Please reproduce all of the lines below, word for word and in full.

- Data supplied:
========================

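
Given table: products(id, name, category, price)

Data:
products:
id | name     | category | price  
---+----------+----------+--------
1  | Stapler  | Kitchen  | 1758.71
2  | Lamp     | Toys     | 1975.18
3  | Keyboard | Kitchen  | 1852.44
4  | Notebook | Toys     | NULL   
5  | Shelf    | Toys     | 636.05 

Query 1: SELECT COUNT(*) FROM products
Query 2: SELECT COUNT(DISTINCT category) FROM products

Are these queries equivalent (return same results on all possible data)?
No, not equivalent

Query 1 returns: [(5,)]
Query 2 returns: [(2,)]

Reason: COUNT(*) counts rows, COUNT(DISTINCT category) counts unique categorys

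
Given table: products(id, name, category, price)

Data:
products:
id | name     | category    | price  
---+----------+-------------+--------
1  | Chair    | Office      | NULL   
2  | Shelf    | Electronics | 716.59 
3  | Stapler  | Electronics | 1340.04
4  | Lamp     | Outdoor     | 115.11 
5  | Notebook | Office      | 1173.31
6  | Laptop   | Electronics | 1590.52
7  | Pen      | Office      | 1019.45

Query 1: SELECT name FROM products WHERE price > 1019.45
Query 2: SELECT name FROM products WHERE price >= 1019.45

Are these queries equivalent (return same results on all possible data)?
No, not equivalent

Query 1 returns: [('Stapler',), ('Notebook',), ('Laptop',)]
Query 2 returns: [('Stapler',), ('Notebook',), ('Laptop',), ('Pen',)]

Reason: > vs >= gives different results when price = 1019.45 exists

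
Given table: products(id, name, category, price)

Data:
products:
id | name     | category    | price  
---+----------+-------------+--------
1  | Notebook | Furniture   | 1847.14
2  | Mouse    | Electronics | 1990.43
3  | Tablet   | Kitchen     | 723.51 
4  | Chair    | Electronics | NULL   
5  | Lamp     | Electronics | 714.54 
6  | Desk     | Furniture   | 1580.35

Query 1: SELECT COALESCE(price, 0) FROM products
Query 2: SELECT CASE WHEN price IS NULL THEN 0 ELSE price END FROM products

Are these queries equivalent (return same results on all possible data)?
Yes, equivalent

Both queries return: [(0,), (714.54,), (723.51,), (1580.35,), (1847.14,), (1990.43,)]

Reason: COALESCE vs CASE for NULL handling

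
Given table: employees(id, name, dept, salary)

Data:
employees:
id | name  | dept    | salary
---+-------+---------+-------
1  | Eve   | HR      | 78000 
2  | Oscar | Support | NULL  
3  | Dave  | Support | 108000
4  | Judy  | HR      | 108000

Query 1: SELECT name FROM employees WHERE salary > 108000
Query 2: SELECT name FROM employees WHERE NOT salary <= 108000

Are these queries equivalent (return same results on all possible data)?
Yes, equivalent

Both queries return: []

Reason: Both filter salary > 108000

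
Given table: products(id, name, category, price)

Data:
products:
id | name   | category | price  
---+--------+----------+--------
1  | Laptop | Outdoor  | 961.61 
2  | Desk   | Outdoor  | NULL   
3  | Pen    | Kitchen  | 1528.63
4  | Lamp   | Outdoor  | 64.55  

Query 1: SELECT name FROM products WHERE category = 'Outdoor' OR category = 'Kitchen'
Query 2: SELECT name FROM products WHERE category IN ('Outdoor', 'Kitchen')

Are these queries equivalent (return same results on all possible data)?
Yes, equivalent

Both queries return: [('Desk',), ('Lamp',), ('Laptop',), ('Pen',)]

Reason: OR vs IN are equivalent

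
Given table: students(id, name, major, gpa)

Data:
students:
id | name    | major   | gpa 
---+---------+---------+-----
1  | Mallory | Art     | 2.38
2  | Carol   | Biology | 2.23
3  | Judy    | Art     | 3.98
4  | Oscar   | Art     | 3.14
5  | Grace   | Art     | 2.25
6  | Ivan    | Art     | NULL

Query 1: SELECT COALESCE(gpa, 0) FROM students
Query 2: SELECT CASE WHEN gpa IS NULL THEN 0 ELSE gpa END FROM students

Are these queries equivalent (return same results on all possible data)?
Yes, equivalent

Both queries return: [(0,), (2.23,), (2.25,), (2.38,), (3.14,), (3.98,)]

Reason: COALESCE vs CASE for NULL handling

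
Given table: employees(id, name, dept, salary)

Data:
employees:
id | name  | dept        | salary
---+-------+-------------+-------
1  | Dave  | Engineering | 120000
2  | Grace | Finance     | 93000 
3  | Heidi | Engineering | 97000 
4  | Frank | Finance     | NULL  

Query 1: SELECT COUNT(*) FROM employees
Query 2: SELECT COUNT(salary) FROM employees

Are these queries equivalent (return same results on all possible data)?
No, not equivalent

Query 1 returns: [(4,)]
Query 2 returns: [(3,)]

Reason: COUNT(*) includes NULLs, COUNT(column) excludes them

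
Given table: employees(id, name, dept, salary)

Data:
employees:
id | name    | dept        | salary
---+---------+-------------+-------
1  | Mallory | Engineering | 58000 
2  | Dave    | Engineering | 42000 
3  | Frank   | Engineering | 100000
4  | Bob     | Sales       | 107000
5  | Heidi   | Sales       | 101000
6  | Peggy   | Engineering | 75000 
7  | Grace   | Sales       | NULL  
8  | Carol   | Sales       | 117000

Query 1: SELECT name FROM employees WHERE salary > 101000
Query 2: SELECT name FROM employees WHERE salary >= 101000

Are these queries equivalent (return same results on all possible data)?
No, not equivalent

Query 1 returns: [('Bob',), ('Carol',)]
Query 2 returns: [('Bob',), ('Heidi',), ('Carol',)]

Reason: > vs >= gives different results when salary = 101000 exists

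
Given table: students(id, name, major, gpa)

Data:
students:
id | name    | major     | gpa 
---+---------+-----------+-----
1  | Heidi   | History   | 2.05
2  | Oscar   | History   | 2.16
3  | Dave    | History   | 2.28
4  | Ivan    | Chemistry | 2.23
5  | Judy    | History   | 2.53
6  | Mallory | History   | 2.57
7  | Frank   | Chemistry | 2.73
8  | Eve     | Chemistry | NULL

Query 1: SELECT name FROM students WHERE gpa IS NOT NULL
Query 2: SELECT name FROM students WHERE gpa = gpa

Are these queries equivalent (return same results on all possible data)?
Yes, equivalent

Both queries return: [('Dave',), ('Frank',), ('Heidi',), ('Ivan',), ('Judy',), ('Mallory',), ('Oscar',)]

Reason: IS NOT NULL vs self-equality (both exclude NULLs)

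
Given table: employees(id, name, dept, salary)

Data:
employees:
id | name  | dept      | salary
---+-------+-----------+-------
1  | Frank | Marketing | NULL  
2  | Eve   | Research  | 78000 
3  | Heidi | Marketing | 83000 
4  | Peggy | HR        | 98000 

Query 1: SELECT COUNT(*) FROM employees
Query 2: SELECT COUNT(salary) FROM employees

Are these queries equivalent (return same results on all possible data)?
No, not equivalent

Query 1 returns: [(4,)]
Query 2 returns: [(3,)]

Reason: COUNT(*) includes NULLs, COUNT(column) excludes them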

========================

- Answer section:
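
Given table: products(id, name, category, price)

Data:
products:
id | name     | category | price  
---+----------+----------+--------
1  | Stapler  | Kitchen  | 1758.71
2  | Lamp     | Toys     | 1975.18
3  | Keyboard | Kitchen  | 1852.44
4  | Notebook | Toys     | NULL   
5  | Shelf    | Toys     | 636.05 

Query 1: SELECT COUNT(*) FROM products
Query 2: SELECT COUNT(DISTINCT category) FROM products

Are these queries equivalent (return same results on all possible data)?
No, not equivalent

Query 1 returns: [(5,)]
Query 2 returns: [(2,)]

Reason: COUNT(*) counts rows, COUNT(DISTINCT category) counts unique categorys

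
Given table: products(id, name, category, price)

Data:
products:
id | name     | category    | price  
---+----------+-------------+--------
1  | Chair    | Office      | NULL   
2  | Shelf    | Electronics | 716.59 
3  | Stapler  | Electronics | 1340.04
4  | Lamp     | Outdoor     | 115.11 
5  | Notebook | Office      | 1173.31
6  | Laptop   | Electronics | 1590.52
7  | Pen      | Office      | 1019.45

Query 1: SELECT name FROM products WHERE price > 1019.45
Query 2: SELECT name FROM products WHERE price >= 1019.45

Are these queries equivalent (return same results on all possible data)?
No, not equivalent

Query 1 returns: [('Stapler',), ('Notebook',), ('Laptop',)]
Query 2 returns: [('Stapler',), ('Notebook',), ('Laptop',), ('Pen',)]

Reason: > vs >= gives different results when price = 1019.45 exists

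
Given table: products(id, name, category, price)

Data:
products:
id | name     | category    | price  
---+----------+-------------+--------
1  | Notebook | Furniture   | 1847.14
2  | Mouse    | Electronics | 1990.43
3  | Tablet   | Kitchen     | 723.51 
4  | Chair    | Electronics | NULL   
5  | Lamp     | Electronics | 714.54 
6  | Desk     | Furniture   | 1580.35

Query 1: SELECT COALESCE(price, 0) FROM products
Query 2: SELECT CASE WHEN price IS NULL THEN 0 ELSE price END FROM products

Are these queries equivalent (return same results on all possible data)?
Yes, equivalent

Both queries return: [(0,), (714.54,), (723.51,), (1580.35,), (1847.14,), (1990.43,)]

Reason: COALESCE vs CASE for NULL handling

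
Given table: employees(id, name, dept, salary)

Data:
employees:
id | name  | dept    | salary
---+-------+---------+-------
1  | Eve   | HR      | 78000 
2  | Oscar | Support | NULL  
3  | Dave  | Support | 108000
4  | Judy  | HR      | 108000

Query 1: SELECT name FROM employees WHERE salary > 108000
Query 2: SELECT name FROM employees WHERE NOT salary <= 108000

Are these queries equivalent (return same results on all possible data)?
Yes, equivalent

Both queries return: []

Reason: Both filter salary > 108000

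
Given table: products(id, name, category, price)

Data:
products:
id | name   | category | price  
---+--------+----------+--------
1  | Laptop | Outdoor  | 961.61 
2  | Desk   | Outdoor  | NULL   
3  | Pen    | Kitchen  | 1528.63
4  | Lamp   | Outdoor  | 64.55  

Query 1: SELECT name FROM products WHERE category = 'Outdoor' OR category = 'Kitchen'
Query 2: SELECT name FROM products WHERE category IN ('Outdoor', 'Kitchen')

Are these queries equivalent (return same results on all possible data)?
Yes, equivalent

Both queries return: [('Desk',), ('Lamp',), ('Laptop',), ('Pen',)]

Reason: OR vs IN are equivalent

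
Given table: students(id, name, major, gpa)

Data:
students:
id | name    | major   | gpa 
---+---------+---------+-----
1  | Mallory | Art     | 2.38
2  | Carol   | Biology | 2.23
3  | Judy    | Art     | 3.98
4  | Oscar   | Art     | 3.14
5  | Grace   | Art     | 2.25
6  | Ivan    | Art     | NULL

Query 1: SELECT COALESCE(gpa, 0) FROM students
Query 2: SELECT CASE WHEN gpa IS NULL THEN 0 ELSE gpa END FROM students

Are these queries equivalent (return same results on all possible data)?
Yes, equivalent

Both queries return: [(0,), (2.23,), (2.25,), (2.38,), (3.14,), (3.98,)]

Reason: COALESCE vs CASE for NULL handling

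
Given table: employees(id, name, dept, salary)

Data:
employees:
id | name  | dept        | salary
---+-------+-------------+-------
1  | Dave  | Engineering | 120000
2  | Grace | Finance     | 93000 
3  | Heidi | Engineering | 97000 
4  | Frank | Finance     | NULL  

Query 1: SELECT COUNT(*) FROM employees
Query 2: SELECT COUNT(salary) FROM employees

Are these queries equivalent (return same results on all possible data)?
No, not equivalent

Query 1 returns: [(4,)]
Query 2 returns: [(3,)]

Reason: COUNT(*) includes NULLs, COUNT(column) excludes them

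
Given table: employees(id, name, dept, salary)

Data:
employees:
id | name    | dept        | salary
---+---------+-------------+-------
1  | Mallory | Engineering | 58000 
2  | Dave    | Engineering | 42000 
3  | Frank   | Engineering | 100000
4  | Bob     | Sales       | 107000
5  | Heidi   | Sales       | 101000
6  | Peggy   | Engineering | 75000 
7  | Grace   | Sales       | NULL  
8  | Carol   | Sales       | 117000

Query 1: SELECT name FROM employees WHERE salary > 101000
Query 2: SELECT name FROM employees WHERE salary >= 101000

Are these queries equivalent (return same results on all possible data)?
No, not equivalent

Query 1 returns: [('Bob',), ('Carol',)]
Query 2 returns: [('Bob',), ('Heidi',), ('Carol',)]

Reason: > vs >= gives different results when salary = 101000 exists

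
Given table: students(id, name, major, gpa)

Data:
students:
id | name    | major     | gpa 
---+---------+-----------+-----
1  | Heidi   | History   | 2.05
2  | Oscar   | History   | 2.16
3  | Dave    | History   | 2.28
4  | Ivan    | Chemistry | 2.23
5  | Judy    | History   | 2.53
6  | Mallory | History   | 2.57
7  | Frank   | Chemistry | 2.73
8  | Eve     | Chemistry | NULL

Query 1: SELECT name FROM students WHERE gpa IS NOT NULL
Query 2: SELECT name FROM students WHERE gpa = gpa

Are these queries equivalent (return same results on all possible data)?
Yes, equivalent

Both queries return: [('Dave',), ('Frank',), ('Heidi',), ('Ivan',), ('Judy',), ('Mallory',), ('Oscar',)]

Reason: IS NOT NULL vs self-equality (both exclude NULLs)

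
Given table: employees(id, name, dept, salary)

Data:
employees:
id | name  | dept      | salary
---+-------+-----------+-------
1  | Frank | Marketing | NULL  
2  | Eve   | Research  | 78000 
3  | Heidi | Marketing | 83000 
4  | Peggy | HR        | 98000 

Query 1: SELECT COUNT(*) FROM employees
Query 2: SELECT COUNT(salary) FROM employees

Are these queries equivalent (return same results on all possible data)?
No, not equivalent

Query 1 returns: [(4,)]
Query 2 returns: [(3,)]

Reason: COUNT(*) includes NULLs, COUNT(column) excludes them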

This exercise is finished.